If a line in the data below contains "head", copy it.

-------- Input records --------

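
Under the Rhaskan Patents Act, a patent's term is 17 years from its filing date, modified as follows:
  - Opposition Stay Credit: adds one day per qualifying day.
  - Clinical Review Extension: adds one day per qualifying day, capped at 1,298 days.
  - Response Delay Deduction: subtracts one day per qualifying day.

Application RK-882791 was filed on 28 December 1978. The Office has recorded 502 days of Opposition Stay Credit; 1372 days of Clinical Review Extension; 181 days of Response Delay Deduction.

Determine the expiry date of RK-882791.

June 3, 2000

Base term: filing date + 17 years → 28 December 1995.
Opposition Stay Credit: +502 days → 13 May 1997.
Clinical Review Extension: 1372 days claimed exceeds the 1298-day cap, so +1298 days → 1 December 2000.
Response Delay Deduction: −181 days → 3 June 2000.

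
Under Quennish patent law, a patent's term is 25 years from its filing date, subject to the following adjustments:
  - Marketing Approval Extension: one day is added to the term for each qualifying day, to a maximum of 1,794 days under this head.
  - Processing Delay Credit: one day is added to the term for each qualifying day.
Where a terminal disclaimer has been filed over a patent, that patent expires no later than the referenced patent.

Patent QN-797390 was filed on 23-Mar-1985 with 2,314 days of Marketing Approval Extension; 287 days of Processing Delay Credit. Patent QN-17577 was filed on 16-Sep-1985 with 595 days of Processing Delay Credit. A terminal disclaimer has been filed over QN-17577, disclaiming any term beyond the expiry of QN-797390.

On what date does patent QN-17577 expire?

Natural term of QN-17577:
  Base: filing + 25 years → 16 September 2010.
  Processing Delay Credit: +595 days → 3 May 2012.
Expiry of referenced patent QN-797390:
  Base: filing + 25 years → 23 March 2010.
  Marketing Approval Extension: 2314 days claimed exceeds the 1794-day cap, so +1794 days → 19 February 2015.
  Processing Delay Credit: +287 days → 3 December 2015.
Terminal disclaimer: QN-17577 expires on the earlier of 3 May 2012 and 3 December 2015.

2012-05-03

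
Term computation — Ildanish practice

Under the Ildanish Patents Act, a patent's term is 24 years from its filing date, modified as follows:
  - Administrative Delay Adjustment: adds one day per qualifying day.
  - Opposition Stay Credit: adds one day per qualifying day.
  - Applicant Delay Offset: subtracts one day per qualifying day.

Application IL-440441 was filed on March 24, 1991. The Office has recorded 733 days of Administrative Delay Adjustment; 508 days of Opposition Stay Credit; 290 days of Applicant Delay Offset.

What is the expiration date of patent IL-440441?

2017-10-30

Base term: filing date + 24 years → 24 March 2015.
Administrative Delay Adjustment: +733 days → 26 March 2017.
Opposition Stay Credit: +508 days → 16 August 2018.
Applicant Delay Offset: −290 days → 30 October 2017.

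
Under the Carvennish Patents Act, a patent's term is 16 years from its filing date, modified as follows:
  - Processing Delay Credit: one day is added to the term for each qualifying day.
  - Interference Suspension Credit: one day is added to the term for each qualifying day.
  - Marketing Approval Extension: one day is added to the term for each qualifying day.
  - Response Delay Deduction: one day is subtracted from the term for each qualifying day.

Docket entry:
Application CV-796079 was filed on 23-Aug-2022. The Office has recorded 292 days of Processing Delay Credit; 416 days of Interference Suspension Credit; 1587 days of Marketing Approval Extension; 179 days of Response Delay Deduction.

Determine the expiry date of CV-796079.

Base term: filing date + 16 years → 23 August 2038.
Processing Delay Credit: +292 days → 11 June 2039.
Interference Suspension Credit: +416 days → 31 July 2040.
Marketing Approval Extension: +1587 days → 4 December 2044.
Response Delay Deduction: −179 days → 8 June 2044.

June 8, 2044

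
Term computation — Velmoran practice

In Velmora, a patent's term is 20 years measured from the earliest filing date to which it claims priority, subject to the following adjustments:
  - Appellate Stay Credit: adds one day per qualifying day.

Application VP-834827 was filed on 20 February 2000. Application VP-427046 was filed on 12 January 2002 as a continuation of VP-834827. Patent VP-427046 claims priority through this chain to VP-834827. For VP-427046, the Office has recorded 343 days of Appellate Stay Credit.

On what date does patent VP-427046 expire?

Earliest priority filing: 20 February 2000.
Base term: 20 February 2000 + 20 years → 20 February 2020.
Appellate Stay Credit: +343 days → 28 January 2021.

January 28, 2021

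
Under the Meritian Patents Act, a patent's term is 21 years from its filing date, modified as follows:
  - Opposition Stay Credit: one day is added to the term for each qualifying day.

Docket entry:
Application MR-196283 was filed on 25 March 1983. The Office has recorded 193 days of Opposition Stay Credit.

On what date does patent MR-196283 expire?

Base term: filing date + 21 years → 25 March 2004.
Opposition Stay Credit: +193 days → 4 October 2004.

October 4, 2004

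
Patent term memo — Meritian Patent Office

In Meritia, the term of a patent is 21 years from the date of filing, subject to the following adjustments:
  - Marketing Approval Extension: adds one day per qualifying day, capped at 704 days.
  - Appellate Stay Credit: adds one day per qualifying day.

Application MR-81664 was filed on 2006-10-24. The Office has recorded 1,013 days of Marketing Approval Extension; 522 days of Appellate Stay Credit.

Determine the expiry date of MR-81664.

March 3, 2031

Base term: filing date + 21 years → 24 October 2027.
Marketing Approval Extension: 1013 days claimed exceeds the 704-day cap, so +704 days → 27 September 2029.
Appellate Stay Credit: +522 days → 3 March 2031.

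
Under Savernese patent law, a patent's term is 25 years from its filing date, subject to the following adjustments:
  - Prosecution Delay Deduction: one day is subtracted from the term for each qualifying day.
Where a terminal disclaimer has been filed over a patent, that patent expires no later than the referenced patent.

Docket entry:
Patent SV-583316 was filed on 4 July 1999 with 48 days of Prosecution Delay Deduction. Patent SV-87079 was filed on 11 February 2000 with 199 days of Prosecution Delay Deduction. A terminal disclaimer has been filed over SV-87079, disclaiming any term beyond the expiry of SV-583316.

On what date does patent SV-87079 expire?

Natural term of SV-87079:
  Base: filing + 25 years → 11 February 2025.
  Prosecution Delay Deduction: −199 days → 27 July 2024.
Expiry of referenced patent SV-583316:
  Base: filing + 25 years → 4 July 2024.
  Prosecution Delay Deduction: −48 days → 17 May 2024.
Terminal disclaimer: SV-87079 expires on the earlier of 27 July 2024 and 17 May 2024.

May 17, 2024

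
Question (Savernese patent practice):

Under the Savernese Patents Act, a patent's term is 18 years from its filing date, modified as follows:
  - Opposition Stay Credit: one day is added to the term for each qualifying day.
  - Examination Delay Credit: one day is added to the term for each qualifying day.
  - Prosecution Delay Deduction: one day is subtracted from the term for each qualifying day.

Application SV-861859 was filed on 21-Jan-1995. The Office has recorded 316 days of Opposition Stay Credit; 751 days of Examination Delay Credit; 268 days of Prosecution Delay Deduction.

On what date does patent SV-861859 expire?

March 31, 2015

Base term: filing date + 18 years → 21 January 2013.
Opposition Stay Credit: +316 days → 3 December 2013.
Examination Delay Credit: +751 days → 24 December 2015.
Prosecution Delay Deduction: −268 days → 31 March 2015.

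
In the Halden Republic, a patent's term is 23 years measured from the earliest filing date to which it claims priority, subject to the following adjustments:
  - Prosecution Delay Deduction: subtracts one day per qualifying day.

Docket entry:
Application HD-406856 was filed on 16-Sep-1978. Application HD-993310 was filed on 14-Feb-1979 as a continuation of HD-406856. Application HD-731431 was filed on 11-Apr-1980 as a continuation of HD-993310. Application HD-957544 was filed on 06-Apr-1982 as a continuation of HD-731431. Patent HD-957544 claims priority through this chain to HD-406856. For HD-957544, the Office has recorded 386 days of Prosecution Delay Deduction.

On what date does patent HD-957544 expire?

August 26, 2000

Earliest priority filing: 16 September 1978.
Base term: 16 September 1978 + 23 years → 16 September 2001.
Prosecution Delay Deduction: −386 days → 26 August 2000.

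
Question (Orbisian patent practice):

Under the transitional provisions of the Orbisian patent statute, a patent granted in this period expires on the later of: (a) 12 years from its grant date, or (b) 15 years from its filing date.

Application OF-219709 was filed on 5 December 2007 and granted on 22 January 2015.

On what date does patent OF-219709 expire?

(a) grant + 12 years → 22 January 2027.
(b) filing + 15 years → 5 December 2022.
Later of the two: 22 January 2027.

2027-01-22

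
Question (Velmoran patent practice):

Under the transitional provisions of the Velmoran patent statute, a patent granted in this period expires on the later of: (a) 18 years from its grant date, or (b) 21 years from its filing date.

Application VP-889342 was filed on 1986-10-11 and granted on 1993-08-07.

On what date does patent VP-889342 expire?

(a) grant + 18 years → 7 August 2011.
(b) filing + 21 years → 11 October 2007.
Later of the two: 7 August 2011.

2011-08-07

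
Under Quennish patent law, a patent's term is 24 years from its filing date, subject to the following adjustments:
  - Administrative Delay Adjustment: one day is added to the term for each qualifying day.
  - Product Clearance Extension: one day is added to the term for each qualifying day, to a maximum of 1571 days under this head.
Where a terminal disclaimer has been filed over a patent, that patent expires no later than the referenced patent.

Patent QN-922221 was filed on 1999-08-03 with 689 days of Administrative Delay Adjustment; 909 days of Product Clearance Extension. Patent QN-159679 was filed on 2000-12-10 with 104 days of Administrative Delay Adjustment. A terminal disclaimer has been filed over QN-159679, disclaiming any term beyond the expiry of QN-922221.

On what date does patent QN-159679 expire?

March 24, 2025

Natural term of QN-159679:
  Base: filing + 24 years → 10 December 2024.
  Administrative Delay Adjustment: +104 days → 24 March 2025.
Expiry of referenced patent QN-922221:
  Base: filing + 24 years → 3 August 2023.
  Administrative Delay Adjustment: +689 days → 22 June 2025.
  Product Clearance Extension: 909 days (within the 1571-day cap) → +909 days → 18 December 2027.
Terminal disclaimer: QN-159679 expires on the earlier of 24 March 2025 and 18 December 2027.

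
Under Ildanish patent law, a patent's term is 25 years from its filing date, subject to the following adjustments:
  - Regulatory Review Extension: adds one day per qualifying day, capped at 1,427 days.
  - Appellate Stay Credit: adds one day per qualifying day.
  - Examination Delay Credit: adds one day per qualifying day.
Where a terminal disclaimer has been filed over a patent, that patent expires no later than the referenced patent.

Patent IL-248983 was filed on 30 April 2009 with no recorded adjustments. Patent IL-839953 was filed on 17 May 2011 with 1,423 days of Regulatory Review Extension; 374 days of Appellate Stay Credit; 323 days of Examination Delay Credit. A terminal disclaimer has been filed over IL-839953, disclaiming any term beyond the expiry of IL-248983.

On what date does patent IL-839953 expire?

April 30, 2034

Natural term of IL-839953:
  Base: filing + 25 years → 17 May 2036.
  Regulatory Review Extension: 1423 days (within the 1427-day cap) → +1423 days → 9 April 2040.
  Appellate Stay Credit: +374 days → 18 April 2041.
  Examination Delay Credit: +323 days → 7 March 2042.
Expiry of referenced patent IL-248983:
  Base: filing + 25 years → 30 April 2034.
Terminal disclaimer: IL-839953 expires on the earlier of 7 March 2042 and 30 April 2034.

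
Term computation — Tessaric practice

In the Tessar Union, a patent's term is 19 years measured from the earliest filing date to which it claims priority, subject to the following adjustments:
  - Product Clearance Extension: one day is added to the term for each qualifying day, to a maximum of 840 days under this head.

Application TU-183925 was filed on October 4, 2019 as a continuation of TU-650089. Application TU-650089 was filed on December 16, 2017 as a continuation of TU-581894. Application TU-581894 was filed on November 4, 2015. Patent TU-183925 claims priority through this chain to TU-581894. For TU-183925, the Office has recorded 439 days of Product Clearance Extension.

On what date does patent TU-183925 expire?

Earliest priority filing: 4 November 2015.
Base term: 4 November 2015 + 19 years → 4 November 2034.
Product Clearance Extension: 439 days (within the 840-day cap) → +439 days → 17 January 2036.

2036-01-17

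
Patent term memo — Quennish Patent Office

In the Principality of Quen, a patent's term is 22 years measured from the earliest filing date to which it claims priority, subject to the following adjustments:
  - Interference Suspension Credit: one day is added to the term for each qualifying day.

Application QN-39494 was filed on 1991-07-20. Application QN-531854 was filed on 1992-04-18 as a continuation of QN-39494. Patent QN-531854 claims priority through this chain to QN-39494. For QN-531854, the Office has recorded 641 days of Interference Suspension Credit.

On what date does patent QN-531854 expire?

Earliest priority filing: 20 July 1991.
Base term: 20 July 1991 + 22 years → 20 July 2013.
Interference Suspension Credit: +641 days → 22 April 2015.

2015-04-22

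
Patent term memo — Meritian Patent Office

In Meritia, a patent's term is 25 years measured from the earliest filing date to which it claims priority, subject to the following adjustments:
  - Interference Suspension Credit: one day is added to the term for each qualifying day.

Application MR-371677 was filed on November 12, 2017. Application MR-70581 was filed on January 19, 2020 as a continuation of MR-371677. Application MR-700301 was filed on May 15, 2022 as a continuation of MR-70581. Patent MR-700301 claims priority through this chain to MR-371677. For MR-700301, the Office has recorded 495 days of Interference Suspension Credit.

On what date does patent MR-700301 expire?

Earliest priority filing: 12 November 2017.
Base term: 12 November 2017 + 25 years → 12 November 2042.
Interference Suspension Credit: +495 days → 21 March 2044.

2044-03-21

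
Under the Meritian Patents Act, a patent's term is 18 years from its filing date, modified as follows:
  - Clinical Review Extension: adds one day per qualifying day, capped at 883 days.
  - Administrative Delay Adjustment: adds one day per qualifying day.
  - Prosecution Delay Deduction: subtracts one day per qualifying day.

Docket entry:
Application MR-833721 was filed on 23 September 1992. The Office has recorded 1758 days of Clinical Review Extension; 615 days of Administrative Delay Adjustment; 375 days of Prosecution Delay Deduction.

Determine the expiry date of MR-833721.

Base term: filing date + 18 years → 23 September 2010.
Clinical Review Extension: 1758 days claimed exceeds the 883-day cap, so +883 days → 22 February 2013.
Administrative Delay Adjustment: +615 days → 30 October 2014.
Prosecution Delay Deduction: −375 days → 20 October 2013.

2013-10-20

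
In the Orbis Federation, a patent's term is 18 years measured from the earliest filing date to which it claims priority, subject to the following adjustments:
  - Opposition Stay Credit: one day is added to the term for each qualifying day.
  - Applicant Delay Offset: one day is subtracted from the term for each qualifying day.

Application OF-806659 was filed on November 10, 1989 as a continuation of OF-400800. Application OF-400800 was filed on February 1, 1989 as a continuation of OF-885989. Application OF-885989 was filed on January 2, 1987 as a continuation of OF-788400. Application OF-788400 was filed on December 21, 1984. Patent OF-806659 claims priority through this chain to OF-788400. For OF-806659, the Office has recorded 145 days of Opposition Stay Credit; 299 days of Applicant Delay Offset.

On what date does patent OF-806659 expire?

July 20, 2002

Earliest priority filing: 21 December 1984.
Base term: 21 December 1984 + 18 years → 21 December 2002.
Opposition Stay Credit: +145 days → 15 May 2003.
Applicant Delay Offset: −299 days → 20 July 2002.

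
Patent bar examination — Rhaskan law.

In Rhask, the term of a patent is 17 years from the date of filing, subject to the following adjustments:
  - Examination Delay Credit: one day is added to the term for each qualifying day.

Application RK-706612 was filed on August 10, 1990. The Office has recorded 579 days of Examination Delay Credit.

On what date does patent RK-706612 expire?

March 11, 2009

Base term: filing date + 17 years → 10 August 2007.
Examination Delay Credit: +579 days → 11 March 2009.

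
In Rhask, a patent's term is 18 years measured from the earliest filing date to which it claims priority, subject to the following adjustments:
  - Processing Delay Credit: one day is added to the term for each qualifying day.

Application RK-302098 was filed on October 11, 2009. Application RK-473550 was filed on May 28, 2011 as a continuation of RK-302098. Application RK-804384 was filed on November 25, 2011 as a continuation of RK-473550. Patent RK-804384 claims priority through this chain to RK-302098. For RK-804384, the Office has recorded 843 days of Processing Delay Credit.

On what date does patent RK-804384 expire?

January 31, 2030

Earliest priority filing: 11 October 2009.
Base term: 11 October 2009 + 18 years → 11 October 2027.
Processing Delay Credit: +843 days → 31 January 2030.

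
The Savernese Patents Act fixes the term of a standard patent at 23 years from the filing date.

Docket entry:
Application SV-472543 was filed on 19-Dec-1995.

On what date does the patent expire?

2018-12-19

Filing date + 23 years → 19 December 2018.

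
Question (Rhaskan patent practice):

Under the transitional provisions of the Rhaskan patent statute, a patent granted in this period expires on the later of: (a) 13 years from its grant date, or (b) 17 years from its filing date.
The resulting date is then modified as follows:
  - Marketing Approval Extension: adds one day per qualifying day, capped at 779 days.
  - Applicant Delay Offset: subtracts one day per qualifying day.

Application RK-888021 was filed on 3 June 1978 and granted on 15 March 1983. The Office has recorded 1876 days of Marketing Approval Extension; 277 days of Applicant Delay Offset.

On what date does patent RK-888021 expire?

(a) grant + 13 years → 15 March 1996.
(b) filing + 17 years → 3 June 1995.
Later of the two: 15 March 1996.
Marketing Approval Extension: 1876 days claimed exceeds the 779-day cap, so +779 days → 3 May 1998.
Applicant Delay Offset: −277 days → 30 July 1997.

July 30, 1997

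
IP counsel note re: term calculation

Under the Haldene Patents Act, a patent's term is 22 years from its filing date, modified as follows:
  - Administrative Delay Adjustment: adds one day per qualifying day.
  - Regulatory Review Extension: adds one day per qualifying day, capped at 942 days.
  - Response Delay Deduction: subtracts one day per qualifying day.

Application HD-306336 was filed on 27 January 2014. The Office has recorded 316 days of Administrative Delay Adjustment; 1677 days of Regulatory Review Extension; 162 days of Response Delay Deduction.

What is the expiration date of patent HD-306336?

January 27, 2039

Base term: filing date + 22 years → 27 January 2036.
Administrative Delay Adjustment: +316 days → 8 December 2036.
Regulatory Review Extension: 1677 days claimed exceeds the 942-day cap, so +942 days → 8 July 2039.
Response Delay Deduction: −162 days → 27 January 2039.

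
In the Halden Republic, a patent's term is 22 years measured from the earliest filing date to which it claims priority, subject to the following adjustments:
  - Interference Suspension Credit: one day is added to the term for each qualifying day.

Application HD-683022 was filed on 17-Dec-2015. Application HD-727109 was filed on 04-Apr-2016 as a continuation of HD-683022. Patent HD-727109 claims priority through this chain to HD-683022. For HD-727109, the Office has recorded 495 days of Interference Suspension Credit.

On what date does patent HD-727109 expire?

2039-04-26

Earliest priority filing: 17 December 2015.
Base term: 17 December 2015 + 22 years → 17 December 2037.
Interference Suspension Credit: +495 days → 26 April 2039.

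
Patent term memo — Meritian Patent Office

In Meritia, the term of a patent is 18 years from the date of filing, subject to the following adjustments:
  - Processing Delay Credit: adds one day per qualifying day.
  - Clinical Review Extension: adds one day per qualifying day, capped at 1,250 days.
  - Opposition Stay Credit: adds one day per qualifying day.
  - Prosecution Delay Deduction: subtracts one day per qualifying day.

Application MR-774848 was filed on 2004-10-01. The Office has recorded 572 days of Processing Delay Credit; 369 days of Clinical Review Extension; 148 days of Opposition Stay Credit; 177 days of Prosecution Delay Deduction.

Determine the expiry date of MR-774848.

Base term: filing date + 18 years → 1 October 2022.
Processing Delay Credit: +572 days → 25 April 2024.
Clinical Review Extension: 369 days (within the 1250-day cap) → +369 days → 29 April 2025.
Opposition Stay Credit: +148 days → 24 September 2025.
Prosecution Delay Deduction: −177 days → 31 March 2025.

2025-03-31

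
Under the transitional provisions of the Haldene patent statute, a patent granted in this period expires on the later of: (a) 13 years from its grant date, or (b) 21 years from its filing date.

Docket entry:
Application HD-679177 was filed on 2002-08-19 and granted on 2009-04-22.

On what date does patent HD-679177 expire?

2023-08-19

(a) grant + 13 years → 22 April 2022.
(b) filing + 21 years → 19 August 2023.
Later of the two: 19 August 2023.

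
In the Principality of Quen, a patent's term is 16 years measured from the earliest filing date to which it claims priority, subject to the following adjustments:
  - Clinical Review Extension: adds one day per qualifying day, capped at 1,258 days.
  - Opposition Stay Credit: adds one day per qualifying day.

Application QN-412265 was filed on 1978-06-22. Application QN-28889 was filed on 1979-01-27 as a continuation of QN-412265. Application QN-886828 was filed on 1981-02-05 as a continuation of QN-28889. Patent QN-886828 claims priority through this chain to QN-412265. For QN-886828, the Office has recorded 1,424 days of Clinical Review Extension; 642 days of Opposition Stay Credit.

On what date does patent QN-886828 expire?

Earliest priority filing: 22 June 1978.
Base term: 22 June 1978 + 16 years → 22 June 1994.
Clinical Review Extension: 1424 days claimed exceeds the 1258-day cap, so +1258 days → 1 December 1997.
Opposition Stay Credit: +642 days → 4 September 1999.

1999-09-04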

--------

• _Answer box_:
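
  - Marketing Approval Extension: one day is added to the term for each qualifying day, to a maximum of 1,794 days under this head.
  - Product Clearance Extension: one day is added to the term for each qualifying day, to a maximum of 1571 days under this head.
  - Product Clearance Extension: one day is added to the term for each qualifying day, to a maximum of 840 days under this head.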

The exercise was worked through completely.